TASK: The response should contain only those lines of the entries below that include the string "starts".

Segment Open

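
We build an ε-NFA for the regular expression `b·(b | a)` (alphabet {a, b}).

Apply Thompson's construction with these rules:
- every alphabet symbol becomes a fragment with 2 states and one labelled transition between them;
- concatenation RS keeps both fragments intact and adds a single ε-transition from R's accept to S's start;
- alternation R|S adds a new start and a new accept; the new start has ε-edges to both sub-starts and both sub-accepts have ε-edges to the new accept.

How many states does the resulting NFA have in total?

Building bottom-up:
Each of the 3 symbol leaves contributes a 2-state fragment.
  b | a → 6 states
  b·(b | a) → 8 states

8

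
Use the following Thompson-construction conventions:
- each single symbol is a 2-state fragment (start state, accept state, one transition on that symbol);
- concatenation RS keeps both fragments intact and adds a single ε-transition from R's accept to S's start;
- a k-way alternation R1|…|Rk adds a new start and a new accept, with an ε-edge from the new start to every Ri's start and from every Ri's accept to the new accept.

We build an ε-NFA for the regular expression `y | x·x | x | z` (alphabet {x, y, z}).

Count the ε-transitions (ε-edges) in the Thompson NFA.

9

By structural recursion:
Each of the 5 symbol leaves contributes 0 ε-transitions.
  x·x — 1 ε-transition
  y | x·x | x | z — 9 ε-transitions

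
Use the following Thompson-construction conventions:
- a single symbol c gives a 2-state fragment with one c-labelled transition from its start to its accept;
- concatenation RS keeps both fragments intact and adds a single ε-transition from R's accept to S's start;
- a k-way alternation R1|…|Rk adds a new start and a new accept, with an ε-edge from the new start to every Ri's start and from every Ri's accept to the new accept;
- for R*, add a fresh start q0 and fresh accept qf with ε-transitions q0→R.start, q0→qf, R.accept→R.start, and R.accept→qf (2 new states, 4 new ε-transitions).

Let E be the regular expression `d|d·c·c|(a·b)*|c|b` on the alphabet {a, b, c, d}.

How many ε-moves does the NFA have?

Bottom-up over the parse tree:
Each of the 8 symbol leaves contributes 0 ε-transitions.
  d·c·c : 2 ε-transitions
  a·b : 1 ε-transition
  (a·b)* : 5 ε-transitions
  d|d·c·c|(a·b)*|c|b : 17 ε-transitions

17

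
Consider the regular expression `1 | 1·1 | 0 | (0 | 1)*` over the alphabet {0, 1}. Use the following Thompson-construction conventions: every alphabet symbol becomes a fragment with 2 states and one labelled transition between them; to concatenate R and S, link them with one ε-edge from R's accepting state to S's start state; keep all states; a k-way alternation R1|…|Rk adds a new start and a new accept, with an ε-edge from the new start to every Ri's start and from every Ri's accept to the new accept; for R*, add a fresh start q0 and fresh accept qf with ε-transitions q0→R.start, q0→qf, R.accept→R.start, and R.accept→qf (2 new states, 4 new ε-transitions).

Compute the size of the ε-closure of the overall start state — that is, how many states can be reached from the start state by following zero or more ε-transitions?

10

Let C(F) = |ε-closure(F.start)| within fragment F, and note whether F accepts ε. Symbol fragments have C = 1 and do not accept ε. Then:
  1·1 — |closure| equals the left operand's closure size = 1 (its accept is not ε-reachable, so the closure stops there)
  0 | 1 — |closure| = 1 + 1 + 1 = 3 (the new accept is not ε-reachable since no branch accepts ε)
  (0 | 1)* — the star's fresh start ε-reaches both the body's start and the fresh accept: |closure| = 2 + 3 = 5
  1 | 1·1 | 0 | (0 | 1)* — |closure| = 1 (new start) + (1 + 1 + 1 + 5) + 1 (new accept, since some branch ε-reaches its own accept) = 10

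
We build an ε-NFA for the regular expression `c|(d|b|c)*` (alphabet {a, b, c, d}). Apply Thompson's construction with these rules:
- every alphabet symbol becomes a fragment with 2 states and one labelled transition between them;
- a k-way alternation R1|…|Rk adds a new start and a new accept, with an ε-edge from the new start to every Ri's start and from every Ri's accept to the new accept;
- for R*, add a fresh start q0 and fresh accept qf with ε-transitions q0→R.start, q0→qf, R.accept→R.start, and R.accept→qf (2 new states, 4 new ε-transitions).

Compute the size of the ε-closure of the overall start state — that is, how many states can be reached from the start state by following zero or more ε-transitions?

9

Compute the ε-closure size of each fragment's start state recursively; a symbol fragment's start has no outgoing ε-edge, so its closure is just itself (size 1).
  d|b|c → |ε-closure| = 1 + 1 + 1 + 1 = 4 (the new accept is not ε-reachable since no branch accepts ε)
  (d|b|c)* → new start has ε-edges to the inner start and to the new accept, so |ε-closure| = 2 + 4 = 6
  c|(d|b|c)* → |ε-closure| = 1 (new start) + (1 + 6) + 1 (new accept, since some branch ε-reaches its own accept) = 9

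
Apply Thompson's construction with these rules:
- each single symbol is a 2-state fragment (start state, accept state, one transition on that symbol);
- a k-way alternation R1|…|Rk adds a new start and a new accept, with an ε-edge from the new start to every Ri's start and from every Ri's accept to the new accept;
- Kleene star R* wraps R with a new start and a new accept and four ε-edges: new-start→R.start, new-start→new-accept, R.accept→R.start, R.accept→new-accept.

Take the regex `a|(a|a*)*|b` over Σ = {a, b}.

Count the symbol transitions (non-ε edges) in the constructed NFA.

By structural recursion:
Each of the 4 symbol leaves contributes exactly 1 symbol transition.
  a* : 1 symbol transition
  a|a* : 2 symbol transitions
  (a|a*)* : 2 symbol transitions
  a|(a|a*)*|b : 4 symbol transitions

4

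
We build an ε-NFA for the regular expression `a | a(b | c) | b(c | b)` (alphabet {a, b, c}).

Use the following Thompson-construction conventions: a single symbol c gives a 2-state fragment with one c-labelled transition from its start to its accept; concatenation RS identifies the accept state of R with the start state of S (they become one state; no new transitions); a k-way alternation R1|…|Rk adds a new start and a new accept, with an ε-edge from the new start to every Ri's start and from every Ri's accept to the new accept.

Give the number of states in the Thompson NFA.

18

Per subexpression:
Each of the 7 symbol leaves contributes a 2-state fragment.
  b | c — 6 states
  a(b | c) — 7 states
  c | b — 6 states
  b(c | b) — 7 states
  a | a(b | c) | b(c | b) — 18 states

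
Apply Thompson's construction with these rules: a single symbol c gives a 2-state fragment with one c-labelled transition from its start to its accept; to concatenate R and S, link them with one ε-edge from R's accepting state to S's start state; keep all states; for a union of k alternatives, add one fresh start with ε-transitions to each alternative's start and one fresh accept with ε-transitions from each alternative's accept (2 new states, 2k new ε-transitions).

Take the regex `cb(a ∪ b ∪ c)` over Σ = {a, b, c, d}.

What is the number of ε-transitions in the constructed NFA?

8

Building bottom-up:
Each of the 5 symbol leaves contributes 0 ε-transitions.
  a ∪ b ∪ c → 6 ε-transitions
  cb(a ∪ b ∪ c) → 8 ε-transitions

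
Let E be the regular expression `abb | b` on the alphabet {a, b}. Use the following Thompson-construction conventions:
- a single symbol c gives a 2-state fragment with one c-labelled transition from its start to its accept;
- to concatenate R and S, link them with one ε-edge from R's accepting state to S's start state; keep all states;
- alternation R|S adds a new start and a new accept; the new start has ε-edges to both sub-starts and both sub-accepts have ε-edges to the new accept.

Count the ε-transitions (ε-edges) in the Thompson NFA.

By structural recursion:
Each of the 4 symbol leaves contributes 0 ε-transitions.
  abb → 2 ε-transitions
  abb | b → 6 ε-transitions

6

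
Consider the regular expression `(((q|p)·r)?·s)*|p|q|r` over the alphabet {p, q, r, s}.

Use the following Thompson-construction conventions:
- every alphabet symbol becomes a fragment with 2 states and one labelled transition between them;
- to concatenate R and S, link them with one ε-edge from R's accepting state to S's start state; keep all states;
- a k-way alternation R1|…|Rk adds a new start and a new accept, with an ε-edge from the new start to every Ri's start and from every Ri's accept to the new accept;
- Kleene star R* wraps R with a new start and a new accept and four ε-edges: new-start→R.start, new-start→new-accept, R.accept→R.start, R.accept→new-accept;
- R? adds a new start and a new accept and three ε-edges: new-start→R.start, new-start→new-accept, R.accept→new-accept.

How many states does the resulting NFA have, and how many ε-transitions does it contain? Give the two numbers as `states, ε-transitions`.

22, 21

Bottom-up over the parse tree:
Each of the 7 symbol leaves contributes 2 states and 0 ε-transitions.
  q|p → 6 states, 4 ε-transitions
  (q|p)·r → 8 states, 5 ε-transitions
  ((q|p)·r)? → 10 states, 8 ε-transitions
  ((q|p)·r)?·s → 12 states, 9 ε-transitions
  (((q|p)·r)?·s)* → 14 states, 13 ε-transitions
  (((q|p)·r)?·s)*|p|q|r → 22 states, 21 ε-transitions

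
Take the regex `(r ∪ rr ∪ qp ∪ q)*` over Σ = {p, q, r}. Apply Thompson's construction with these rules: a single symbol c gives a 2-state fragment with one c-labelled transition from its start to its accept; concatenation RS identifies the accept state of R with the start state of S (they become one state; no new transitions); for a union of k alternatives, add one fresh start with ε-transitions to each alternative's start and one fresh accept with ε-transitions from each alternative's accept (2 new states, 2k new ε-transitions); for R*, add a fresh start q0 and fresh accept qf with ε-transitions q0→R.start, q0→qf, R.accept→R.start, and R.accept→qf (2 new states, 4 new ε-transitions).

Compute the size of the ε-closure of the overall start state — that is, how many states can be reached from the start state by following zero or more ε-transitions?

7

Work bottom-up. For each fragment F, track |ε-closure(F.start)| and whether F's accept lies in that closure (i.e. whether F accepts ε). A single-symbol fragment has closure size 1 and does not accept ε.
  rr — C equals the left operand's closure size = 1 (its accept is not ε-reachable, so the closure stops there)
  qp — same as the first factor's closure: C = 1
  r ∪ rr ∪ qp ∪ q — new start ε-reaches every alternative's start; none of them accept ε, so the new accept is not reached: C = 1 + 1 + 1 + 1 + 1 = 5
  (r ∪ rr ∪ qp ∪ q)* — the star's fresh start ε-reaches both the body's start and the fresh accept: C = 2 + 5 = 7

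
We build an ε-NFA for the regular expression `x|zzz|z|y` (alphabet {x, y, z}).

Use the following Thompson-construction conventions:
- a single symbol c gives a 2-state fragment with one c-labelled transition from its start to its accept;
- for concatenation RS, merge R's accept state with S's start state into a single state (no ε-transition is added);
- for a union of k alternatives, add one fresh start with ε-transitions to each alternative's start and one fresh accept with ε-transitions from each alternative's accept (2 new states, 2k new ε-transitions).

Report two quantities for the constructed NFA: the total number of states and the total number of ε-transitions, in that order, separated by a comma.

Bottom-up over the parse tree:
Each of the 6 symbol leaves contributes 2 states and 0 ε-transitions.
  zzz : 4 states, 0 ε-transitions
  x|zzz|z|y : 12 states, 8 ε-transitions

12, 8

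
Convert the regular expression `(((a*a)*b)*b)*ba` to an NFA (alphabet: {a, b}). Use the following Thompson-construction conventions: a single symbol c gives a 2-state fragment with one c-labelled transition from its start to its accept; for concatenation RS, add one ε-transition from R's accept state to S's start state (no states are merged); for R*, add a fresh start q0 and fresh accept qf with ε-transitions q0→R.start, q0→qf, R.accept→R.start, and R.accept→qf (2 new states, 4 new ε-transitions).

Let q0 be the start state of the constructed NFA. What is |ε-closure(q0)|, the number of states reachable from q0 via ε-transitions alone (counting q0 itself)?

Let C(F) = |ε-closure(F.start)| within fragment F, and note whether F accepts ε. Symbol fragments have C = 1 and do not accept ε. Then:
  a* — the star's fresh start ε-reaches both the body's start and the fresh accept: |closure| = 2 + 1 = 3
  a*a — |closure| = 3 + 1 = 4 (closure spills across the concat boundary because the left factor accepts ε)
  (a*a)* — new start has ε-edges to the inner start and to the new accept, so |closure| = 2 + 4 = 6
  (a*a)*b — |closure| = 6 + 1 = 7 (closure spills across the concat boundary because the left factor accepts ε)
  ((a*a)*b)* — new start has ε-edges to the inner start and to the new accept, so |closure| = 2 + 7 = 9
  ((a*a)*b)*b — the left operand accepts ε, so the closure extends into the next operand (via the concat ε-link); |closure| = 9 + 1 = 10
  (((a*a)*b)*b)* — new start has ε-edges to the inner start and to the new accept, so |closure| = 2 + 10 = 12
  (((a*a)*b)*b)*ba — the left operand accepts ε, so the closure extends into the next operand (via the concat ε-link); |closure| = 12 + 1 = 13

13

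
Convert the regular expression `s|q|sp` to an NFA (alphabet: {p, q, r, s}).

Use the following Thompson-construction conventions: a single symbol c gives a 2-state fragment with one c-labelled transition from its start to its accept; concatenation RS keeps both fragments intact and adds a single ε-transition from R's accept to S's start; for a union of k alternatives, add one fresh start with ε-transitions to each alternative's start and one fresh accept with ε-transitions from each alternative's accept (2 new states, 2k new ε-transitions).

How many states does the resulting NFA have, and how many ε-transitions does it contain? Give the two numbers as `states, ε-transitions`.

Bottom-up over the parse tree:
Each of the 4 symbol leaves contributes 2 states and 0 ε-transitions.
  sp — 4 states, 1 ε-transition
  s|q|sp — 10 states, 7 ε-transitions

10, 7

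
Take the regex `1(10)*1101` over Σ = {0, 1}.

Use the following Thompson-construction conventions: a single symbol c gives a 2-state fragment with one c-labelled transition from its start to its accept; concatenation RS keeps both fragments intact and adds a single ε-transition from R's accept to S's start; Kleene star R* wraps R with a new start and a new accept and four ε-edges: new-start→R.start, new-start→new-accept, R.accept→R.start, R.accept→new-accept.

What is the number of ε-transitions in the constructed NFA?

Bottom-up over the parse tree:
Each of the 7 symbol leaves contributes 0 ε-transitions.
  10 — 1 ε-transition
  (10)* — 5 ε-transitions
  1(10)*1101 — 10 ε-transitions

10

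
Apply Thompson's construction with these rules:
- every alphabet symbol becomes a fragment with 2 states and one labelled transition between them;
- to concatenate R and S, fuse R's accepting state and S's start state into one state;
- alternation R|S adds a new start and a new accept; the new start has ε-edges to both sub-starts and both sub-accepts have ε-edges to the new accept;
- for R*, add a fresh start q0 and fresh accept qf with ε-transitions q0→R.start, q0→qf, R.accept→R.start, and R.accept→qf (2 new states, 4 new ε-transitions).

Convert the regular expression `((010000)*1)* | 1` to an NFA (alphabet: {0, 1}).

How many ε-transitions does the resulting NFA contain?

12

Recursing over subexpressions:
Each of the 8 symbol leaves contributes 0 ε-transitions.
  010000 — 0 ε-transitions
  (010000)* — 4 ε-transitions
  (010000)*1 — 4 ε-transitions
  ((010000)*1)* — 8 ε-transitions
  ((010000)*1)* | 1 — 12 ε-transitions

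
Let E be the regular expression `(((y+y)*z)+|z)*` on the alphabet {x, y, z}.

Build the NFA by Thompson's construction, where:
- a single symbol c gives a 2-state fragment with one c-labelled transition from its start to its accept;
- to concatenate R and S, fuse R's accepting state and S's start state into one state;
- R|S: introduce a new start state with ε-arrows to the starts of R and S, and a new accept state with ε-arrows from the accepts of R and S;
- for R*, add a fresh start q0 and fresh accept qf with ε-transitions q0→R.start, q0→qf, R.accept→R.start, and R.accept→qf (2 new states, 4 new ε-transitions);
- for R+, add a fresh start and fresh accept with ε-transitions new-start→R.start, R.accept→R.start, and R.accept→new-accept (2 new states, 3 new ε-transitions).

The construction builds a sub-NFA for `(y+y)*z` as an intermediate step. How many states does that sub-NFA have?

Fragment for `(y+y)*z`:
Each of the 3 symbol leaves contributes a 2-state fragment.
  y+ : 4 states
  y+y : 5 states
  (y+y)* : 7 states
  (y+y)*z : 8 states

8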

Segment Closed

FINISHED TASK:
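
- alternation R|S adds a new start and a new accept; the new start has ε-edges to both sub-starts and both sub-accepts have ε-edges to the new accept.
- alternation R|S adds a new start and a new accept; the new start has ε-edges to both sub-starts and both sub-accepts have ε-edges to the new accept.
- alternation R|S adds a new start and a new accept; the new start has ε-edges to both sub-starts and both sub-accepts have ε-edges to the new accept;
- R|S: introduce a new start state with ε-arrows to the starts of R and S, and a new accept state with ε-arrows from the accepts of R and S;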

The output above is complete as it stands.